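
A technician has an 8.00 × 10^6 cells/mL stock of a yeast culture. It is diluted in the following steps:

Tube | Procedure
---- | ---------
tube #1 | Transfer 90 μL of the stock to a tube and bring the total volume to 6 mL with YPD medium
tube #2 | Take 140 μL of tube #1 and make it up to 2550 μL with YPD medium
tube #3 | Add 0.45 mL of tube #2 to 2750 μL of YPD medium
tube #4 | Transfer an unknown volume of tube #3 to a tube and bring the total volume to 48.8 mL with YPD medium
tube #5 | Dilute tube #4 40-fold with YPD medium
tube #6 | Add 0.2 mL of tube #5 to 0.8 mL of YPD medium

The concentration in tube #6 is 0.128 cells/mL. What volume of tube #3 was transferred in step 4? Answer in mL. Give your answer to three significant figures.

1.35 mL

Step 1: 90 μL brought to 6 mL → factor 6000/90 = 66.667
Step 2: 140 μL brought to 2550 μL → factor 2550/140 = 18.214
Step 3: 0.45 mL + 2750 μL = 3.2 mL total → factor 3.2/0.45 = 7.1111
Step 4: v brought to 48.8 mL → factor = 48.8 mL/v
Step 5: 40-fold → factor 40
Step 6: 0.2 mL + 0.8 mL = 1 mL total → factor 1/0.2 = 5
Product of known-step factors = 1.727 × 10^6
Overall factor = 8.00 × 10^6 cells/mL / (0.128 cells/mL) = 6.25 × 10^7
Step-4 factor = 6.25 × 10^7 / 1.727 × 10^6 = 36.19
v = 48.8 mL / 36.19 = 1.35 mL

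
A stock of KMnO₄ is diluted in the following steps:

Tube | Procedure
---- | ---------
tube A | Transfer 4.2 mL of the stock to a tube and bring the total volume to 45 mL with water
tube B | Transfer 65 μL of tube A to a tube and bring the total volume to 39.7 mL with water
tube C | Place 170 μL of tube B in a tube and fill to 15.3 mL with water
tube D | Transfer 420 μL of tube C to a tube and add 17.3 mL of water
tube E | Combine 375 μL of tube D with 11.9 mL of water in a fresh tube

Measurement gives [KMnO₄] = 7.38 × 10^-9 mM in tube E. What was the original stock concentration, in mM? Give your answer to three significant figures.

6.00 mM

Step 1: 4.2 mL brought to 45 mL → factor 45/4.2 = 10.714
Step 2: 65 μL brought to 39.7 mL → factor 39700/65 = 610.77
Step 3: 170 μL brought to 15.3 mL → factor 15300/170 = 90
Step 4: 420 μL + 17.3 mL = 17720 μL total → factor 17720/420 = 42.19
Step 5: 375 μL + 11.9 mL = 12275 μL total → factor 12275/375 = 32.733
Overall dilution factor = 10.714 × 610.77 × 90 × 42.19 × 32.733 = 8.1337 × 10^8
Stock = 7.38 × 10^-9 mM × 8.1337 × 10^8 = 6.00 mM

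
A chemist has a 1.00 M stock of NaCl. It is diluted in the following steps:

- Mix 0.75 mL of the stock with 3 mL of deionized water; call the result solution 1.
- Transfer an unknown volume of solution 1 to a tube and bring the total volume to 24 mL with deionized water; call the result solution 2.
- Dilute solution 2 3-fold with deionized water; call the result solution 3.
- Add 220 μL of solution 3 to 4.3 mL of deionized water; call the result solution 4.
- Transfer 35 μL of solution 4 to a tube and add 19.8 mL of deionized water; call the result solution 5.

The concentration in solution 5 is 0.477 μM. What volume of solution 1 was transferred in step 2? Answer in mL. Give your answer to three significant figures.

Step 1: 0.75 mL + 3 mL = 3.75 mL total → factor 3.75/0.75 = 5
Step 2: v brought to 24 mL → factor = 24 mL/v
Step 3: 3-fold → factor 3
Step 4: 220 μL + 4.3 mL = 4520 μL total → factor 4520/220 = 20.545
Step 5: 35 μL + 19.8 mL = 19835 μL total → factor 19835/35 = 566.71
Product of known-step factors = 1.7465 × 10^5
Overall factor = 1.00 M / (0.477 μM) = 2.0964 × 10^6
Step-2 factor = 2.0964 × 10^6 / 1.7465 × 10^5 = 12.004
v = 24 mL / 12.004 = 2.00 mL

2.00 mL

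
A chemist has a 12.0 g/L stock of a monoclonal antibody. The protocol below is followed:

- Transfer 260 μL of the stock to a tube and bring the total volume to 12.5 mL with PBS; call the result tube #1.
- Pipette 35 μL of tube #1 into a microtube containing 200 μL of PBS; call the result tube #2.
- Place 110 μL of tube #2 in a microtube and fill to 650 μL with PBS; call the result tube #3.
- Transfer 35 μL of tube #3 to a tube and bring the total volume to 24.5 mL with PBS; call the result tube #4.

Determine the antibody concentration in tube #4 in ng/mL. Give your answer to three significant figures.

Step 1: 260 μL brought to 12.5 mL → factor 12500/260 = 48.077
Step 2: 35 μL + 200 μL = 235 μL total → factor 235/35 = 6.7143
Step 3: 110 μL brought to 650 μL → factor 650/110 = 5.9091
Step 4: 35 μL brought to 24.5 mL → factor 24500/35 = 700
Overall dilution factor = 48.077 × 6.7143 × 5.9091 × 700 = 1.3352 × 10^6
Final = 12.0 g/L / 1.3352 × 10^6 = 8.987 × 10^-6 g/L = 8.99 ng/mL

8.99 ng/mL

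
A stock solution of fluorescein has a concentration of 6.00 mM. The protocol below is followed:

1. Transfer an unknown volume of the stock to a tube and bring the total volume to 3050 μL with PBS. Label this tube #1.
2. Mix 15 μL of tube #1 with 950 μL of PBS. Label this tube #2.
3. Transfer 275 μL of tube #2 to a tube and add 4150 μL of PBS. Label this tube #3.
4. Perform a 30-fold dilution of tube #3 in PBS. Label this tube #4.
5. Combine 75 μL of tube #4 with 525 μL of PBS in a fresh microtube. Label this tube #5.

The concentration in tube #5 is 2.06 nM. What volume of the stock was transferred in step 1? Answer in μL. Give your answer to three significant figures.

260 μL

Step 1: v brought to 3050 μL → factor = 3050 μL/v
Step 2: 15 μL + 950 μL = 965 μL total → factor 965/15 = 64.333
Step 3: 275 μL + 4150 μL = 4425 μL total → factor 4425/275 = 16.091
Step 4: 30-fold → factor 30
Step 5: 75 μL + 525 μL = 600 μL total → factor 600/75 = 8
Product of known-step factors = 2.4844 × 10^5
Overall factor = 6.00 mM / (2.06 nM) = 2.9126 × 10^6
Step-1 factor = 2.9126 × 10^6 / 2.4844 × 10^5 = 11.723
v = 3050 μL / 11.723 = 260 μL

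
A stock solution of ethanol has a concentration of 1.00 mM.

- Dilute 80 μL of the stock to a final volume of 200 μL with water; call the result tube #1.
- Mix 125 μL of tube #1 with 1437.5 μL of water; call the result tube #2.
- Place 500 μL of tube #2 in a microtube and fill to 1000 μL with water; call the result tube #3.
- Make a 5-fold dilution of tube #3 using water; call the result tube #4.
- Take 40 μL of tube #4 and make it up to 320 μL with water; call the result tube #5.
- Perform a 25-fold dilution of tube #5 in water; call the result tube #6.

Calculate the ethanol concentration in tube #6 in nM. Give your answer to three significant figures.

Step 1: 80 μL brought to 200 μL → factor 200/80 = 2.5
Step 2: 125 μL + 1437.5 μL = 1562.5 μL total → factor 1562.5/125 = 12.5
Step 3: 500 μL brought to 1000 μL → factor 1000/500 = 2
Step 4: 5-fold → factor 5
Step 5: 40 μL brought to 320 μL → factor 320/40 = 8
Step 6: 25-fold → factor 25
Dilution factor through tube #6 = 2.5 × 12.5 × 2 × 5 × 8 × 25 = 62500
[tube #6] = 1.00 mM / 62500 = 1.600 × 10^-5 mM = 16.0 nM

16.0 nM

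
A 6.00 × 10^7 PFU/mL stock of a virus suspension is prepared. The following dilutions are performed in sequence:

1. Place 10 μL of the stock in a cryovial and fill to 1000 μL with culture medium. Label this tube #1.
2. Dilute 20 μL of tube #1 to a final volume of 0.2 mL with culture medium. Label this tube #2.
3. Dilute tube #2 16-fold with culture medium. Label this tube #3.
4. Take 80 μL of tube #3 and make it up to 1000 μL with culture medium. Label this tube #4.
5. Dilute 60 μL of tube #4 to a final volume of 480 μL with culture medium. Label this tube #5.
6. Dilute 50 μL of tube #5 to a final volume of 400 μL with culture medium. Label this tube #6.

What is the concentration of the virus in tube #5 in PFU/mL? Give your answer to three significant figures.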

Exercise goal
Here the job is to set down exactly the lines of the material above that fall between the one with "A stock of KMnO₄" and the one with "tube A | Transfer", inclusive, and nothing beyond them.

Written reply
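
A stock of KMnO₄ is diluted in the following steps:

Tube | Procedure
---- | ---------
tube A | Transfer 4.2 mL of the stock to a tube and bring the total volume to 45 mL with water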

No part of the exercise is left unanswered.